TASK DIRECTIONS: Exactly as written, set down every entry once more.

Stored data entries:
*** Block opens ***
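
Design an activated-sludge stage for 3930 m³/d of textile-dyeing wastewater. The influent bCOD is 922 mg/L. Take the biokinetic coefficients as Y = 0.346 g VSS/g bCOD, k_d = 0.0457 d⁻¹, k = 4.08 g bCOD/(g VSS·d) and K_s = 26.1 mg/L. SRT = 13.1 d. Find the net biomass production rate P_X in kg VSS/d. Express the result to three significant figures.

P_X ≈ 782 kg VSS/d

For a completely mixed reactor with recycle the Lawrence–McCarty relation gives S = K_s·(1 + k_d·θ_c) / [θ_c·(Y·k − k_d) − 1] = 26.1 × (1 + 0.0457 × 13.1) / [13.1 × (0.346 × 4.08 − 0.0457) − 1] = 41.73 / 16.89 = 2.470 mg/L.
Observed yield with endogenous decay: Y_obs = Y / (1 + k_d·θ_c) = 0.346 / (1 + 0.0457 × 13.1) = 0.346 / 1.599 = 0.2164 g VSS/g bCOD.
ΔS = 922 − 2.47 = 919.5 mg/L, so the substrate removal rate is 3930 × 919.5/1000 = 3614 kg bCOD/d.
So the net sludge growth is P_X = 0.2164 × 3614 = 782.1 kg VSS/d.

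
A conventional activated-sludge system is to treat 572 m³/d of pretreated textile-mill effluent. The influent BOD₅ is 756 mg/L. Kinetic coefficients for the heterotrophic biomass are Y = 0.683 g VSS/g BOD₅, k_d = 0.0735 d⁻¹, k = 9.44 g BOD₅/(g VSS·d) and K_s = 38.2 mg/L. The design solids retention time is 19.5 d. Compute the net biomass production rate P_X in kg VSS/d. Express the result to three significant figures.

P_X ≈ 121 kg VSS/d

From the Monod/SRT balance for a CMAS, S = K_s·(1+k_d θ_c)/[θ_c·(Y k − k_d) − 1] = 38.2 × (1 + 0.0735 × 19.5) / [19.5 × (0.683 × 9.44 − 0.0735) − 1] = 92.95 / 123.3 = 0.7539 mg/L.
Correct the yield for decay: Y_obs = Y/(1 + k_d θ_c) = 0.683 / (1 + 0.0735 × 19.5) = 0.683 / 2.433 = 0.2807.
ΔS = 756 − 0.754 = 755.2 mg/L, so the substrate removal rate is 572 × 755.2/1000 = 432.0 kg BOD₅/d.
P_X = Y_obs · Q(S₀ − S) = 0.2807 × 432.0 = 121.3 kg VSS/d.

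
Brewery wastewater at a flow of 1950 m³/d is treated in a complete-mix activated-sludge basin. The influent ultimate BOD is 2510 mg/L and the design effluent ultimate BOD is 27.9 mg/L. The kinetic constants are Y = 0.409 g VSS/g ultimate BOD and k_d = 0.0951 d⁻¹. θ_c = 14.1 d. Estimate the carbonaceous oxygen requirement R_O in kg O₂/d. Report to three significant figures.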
*** Block closes ***
REPLY TO THE TASK:
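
Design an activated-sludge stage for 3930 m³/d of textile-dyeing wastewater. The influent bCOD is 922 mg/L. Take the biokinetic coefficients as Y = 0.346 g VSS/g bCOD, k_d = 0.0457 d⁻¹, k = 4.08 g bCOD/(g VSS·d) and K_s = 26.1 mg/L. SRT = 13.1 d. Find the net biomass production rate P_X in kg VSS/d. Express the result to three significant figures.

P_X ≈ 782 kg VSS/d

For a completely mixed reactor with recycle the Lawrence–McCarty relation gives S = K_s·(1 + k_d·θ_c) / [θ_c·(Y·k − k_d) − 1] = 26.1 × (1 + 0.0457 × 13.1) / [13.1 × (0.346 × 4.08 − 0.0457) − 1] = 41.73 / 16.89 = 2.470 mg/L.
Observed yield with endogenous decay: Y_obs = Y / (1 + k_d·θ_c) = 0.346 / (1 + 0.0457 × 13.1) = 0.346 / 1.599 = 0.2164 g VSS/g bCOD.
ΔS = 922 − 2.47 = 919.5 mg/L, so the substrate removal rate is 3930 × 919.5/1000 = 3614 kg bCOD/d.
So the net sludge growth is P_X = 0.2164 × 3614 = 782.1 kg VSS/d.

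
A conventional activated-sludge system is to treat 572 m³/d of pretreated textile-mill effluent. The influent BOD₅ is 756 mg/L. Kinetic coefficients for the heterotrophic biomass are Y = 0.683 g VSS/g BOD₅, k_d = 0.0735 d⁻¹, k = 9.44 g BOD₅/(g VSS·d) and K_s = 38.2 mg/L. The design solids retention time is 19.5 d. Compute the net biomass production rate P_X in kg VSS/d. Express the result to three significant figures.

P_X ≈ 121 kg VSS/d

From the Monod/SRT balance for a CMAS, S = K_s·(1+k_d θ_c)/[θ_c·(Y k − k_d) − 1] = 38.2 × (1 + 0.0735 × 19.5) / [19.5 × (0.683 × 9.44 − 0.0735) − 1] = 92.95 / 123.3 = 0.7539 mg/L.
Correct the yield for decay: Y_obs = Y/(1 + k_d θ_c) = 0.683 / (1 + 0.0735 × 19.5) = 0.683 / 2.433 = 0.2807.
ΔS = 756 − 0.754 = 755.2 mg/L, so the substrate removal rate is 572 × 755.2/1000 = 432.0 kg BOD₅/d.
P_X = Y_obs · Q(S₀ − S) = 0.2807 × 432.0 = 121.3 kg VSS/d.

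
Brewery wastewater at a flow of 1950 m³/d is treated in a complete-mix activated-sludge basin. The influent ultimate BOD is 2510 mg/L and the design effluent ultimate BOD is 27.9 mg/L. The kinetic constants are Y = 0.409 g VSS/g ultimate BOD and k_d = 0.0951 d⁻¹. θ_c = 14.1 d. Estimate the carbonaceous oxygen requirement R_O in kg O₂/d. Report to three significant figures.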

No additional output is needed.